Below are records; copy every line in them that holds the word "Additionally".

########################################

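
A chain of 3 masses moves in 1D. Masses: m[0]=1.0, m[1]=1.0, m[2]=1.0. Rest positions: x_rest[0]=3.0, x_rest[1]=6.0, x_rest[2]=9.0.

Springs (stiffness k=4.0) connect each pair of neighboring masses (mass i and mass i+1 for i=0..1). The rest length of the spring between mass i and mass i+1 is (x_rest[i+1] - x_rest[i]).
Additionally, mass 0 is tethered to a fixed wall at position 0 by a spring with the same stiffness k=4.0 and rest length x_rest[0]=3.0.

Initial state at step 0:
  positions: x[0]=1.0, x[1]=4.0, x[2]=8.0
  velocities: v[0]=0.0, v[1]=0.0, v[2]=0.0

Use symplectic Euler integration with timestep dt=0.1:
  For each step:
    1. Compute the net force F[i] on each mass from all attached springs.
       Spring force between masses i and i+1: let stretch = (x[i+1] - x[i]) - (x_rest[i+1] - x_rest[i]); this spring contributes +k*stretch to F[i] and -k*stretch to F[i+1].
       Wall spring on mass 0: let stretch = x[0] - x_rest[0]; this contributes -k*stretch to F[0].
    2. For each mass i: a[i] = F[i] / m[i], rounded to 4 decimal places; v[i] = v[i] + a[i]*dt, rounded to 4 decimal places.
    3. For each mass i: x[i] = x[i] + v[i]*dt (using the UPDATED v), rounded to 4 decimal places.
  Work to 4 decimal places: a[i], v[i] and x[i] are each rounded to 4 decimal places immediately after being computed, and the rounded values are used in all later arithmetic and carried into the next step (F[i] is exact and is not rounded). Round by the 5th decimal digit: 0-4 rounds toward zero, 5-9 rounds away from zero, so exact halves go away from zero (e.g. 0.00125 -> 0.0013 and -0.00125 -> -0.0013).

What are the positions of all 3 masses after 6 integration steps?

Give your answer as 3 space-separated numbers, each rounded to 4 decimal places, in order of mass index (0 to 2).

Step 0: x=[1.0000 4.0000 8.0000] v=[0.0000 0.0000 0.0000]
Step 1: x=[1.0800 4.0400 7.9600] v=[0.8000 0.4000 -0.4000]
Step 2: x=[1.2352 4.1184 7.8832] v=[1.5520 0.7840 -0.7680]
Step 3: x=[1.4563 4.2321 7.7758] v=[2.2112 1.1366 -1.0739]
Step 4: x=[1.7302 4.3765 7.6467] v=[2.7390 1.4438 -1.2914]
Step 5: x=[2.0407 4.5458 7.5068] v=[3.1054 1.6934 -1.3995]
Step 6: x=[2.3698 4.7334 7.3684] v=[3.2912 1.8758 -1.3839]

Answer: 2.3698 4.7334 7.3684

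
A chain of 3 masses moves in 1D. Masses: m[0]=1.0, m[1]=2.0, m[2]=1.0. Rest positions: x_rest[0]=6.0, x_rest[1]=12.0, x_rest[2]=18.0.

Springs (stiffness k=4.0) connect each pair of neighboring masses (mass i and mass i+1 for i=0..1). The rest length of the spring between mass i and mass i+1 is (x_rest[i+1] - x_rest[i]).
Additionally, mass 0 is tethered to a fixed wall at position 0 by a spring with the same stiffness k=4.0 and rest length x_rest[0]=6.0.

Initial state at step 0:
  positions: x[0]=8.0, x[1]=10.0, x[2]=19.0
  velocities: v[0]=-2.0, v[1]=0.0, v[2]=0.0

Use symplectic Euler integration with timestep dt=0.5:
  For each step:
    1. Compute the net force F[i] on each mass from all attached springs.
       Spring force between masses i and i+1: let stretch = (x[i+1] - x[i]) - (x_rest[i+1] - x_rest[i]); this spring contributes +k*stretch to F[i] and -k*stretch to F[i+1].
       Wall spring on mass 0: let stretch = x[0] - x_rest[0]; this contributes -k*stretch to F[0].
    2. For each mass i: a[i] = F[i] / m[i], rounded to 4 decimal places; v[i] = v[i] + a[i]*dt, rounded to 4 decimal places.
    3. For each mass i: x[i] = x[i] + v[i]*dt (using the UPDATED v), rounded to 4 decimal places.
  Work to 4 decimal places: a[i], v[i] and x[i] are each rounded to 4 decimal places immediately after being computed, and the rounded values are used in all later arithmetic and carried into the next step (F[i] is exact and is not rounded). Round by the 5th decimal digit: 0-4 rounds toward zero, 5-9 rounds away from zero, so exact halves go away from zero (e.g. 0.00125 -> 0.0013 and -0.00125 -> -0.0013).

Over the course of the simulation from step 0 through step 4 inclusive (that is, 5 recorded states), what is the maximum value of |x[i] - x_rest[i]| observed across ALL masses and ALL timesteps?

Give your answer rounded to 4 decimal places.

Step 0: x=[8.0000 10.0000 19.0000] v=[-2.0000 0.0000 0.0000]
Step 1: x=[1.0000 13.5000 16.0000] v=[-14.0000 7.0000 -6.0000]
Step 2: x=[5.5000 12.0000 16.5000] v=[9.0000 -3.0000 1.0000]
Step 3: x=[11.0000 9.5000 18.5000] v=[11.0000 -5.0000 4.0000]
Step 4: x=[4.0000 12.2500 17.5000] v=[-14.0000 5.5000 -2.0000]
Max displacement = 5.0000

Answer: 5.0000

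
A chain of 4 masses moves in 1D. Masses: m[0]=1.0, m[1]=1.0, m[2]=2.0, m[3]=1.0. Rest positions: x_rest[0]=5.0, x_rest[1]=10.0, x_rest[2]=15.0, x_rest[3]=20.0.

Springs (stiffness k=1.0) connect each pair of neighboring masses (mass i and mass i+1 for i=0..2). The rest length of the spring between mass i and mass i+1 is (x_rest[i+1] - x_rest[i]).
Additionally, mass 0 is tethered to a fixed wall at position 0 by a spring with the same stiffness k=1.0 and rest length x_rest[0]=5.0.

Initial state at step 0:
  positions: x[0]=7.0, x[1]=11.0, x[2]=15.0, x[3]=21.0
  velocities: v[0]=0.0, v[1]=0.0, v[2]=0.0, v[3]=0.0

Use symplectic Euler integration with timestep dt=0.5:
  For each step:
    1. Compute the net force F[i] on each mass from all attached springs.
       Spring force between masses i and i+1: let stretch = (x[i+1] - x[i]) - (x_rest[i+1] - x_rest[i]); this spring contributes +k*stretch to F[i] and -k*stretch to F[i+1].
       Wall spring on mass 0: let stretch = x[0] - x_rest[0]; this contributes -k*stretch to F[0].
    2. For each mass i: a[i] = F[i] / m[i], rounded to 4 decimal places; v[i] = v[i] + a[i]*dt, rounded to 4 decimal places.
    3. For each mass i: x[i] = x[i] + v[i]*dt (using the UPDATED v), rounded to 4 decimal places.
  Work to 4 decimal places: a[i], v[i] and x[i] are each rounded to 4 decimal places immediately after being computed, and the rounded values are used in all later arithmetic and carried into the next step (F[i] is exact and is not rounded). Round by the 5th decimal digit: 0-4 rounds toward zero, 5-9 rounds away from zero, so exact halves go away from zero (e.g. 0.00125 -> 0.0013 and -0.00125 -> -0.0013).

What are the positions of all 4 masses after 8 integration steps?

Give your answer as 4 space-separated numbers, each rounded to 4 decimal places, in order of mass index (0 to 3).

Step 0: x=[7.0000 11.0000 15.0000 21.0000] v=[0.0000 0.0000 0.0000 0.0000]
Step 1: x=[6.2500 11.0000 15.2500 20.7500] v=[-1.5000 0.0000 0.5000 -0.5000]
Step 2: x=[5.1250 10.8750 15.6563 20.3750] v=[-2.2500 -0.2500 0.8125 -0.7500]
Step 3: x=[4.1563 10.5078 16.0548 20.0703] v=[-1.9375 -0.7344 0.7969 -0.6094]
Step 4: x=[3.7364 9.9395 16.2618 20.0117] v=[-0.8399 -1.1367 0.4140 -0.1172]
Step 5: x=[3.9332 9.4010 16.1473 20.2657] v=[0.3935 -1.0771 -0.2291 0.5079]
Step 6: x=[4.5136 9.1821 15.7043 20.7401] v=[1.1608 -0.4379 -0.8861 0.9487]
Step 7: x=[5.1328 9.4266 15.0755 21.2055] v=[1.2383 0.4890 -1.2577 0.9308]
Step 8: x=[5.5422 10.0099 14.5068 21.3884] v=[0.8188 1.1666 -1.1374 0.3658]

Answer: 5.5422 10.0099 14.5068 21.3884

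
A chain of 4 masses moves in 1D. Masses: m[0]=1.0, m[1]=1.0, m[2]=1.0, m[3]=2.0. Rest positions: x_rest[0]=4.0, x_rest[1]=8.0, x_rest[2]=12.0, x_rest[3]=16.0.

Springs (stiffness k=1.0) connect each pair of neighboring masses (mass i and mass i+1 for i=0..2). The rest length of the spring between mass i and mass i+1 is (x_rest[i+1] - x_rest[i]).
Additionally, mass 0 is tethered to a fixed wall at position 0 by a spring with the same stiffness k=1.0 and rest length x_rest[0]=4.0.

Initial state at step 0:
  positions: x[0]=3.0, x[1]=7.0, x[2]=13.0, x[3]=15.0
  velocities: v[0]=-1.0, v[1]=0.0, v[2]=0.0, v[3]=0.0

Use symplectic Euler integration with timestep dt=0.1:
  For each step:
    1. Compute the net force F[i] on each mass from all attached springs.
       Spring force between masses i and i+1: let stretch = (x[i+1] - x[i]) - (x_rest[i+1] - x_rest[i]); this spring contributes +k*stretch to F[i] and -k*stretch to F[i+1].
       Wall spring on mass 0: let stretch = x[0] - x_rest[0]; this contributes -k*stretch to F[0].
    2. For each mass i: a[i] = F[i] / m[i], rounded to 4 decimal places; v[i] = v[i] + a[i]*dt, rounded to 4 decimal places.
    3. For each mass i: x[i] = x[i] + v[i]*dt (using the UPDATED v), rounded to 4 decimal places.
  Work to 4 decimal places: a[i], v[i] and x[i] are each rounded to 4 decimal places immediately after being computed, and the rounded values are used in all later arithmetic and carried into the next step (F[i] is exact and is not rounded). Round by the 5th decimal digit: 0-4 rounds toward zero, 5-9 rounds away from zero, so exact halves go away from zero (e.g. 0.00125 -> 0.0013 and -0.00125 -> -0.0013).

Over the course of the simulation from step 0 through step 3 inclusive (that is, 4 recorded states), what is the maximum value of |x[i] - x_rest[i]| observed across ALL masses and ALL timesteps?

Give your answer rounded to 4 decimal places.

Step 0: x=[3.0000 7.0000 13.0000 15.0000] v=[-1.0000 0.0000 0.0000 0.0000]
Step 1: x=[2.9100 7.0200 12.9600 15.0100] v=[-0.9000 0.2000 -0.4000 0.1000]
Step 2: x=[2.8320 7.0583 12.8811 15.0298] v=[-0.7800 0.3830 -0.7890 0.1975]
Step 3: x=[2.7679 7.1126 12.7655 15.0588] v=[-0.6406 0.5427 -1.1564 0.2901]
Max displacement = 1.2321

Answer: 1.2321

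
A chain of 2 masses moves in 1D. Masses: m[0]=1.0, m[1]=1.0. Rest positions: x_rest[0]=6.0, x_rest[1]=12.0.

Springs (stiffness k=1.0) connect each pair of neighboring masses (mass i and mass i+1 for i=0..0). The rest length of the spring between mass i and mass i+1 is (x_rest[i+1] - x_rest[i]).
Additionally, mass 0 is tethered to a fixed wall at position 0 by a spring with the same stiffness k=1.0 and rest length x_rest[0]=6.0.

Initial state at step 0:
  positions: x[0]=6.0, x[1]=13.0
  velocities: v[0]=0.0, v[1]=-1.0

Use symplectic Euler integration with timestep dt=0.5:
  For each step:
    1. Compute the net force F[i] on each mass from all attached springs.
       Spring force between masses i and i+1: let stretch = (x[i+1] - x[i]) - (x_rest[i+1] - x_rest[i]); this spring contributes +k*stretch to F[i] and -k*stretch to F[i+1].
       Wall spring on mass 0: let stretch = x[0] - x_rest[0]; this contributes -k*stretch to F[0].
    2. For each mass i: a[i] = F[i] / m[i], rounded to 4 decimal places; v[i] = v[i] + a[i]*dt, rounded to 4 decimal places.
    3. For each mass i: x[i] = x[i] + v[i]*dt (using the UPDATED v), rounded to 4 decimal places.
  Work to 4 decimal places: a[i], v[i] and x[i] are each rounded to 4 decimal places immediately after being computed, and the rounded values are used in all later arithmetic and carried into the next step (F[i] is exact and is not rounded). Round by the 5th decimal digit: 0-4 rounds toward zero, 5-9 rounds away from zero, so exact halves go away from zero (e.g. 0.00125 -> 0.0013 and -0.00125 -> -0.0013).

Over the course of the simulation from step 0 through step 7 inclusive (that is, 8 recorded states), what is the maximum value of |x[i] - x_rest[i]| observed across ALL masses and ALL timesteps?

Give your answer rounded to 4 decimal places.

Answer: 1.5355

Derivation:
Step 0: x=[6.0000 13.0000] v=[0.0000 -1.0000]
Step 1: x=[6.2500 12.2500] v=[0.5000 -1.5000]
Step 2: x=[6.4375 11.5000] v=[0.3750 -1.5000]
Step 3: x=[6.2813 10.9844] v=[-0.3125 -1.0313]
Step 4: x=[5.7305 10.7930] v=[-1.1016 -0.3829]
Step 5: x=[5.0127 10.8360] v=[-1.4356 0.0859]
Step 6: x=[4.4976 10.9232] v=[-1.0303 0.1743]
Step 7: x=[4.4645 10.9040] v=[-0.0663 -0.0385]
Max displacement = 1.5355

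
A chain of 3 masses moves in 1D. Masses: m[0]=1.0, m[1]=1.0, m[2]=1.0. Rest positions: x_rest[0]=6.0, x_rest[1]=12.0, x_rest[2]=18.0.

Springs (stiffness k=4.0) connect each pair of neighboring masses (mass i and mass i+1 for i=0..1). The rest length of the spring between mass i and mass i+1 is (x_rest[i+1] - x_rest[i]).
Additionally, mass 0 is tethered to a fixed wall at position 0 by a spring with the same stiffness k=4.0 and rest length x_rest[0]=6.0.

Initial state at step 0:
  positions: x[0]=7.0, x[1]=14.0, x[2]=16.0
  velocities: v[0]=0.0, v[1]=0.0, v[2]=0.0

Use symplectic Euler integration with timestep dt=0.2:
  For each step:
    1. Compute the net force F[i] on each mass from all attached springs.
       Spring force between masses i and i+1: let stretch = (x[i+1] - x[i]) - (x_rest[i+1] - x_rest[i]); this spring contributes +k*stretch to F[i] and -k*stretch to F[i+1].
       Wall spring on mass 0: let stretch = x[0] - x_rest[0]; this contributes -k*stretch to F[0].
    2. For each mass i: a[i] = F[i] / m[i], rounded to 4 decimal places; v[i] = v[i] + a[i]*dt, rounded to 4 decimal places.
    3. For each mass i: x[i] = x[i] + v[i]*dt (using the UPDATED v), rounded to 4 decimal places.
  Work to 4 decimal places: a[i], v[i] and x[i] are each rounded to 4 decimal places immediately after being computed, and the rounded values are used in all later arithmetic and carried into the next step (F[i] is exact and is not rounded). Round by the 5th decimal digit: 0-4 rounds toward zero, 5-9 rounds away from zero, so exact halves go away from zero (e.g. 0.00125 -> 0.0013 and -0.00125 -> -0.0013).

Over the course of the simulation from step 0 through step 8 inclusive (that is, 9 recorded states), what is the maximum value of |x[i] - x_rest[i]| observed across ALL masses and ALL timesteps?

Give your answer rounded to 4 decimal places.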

########################################

- Written solution:
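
Additionally, mass 0 is tethered to a fixed wall at position 0 by a spring with the same stiffness k=4.0 and rest length x_rest[0]=3.0.
Additionally, mass 0 is tethered to a fixed wall at position 0 by a spring with the same stiffness k=4.0 and rest length x_rest[0]=6.0.
Additionally, mass 0 is tethered to a fixed wall at position 0 by a spring with the same stiffness k=1.0 and rest length x_rest[0]=5.0.
Additionally, mass 0 is tethered to a fixed wall at position 0 by a spring with the same stiffness k=1.0 and rest length x_rest[0]=4.0.
Additionally, mass 0 is tethered to a fixed wall at position 0 by a spring with the same stiffness k=1.0 and rest length x_rest[0]=6.0.
Additionally, mass 0 is tethered to a fixed wall at position 0 by a spring with the same stiffness k=4.0 and rest length x_rest[0]=6.0.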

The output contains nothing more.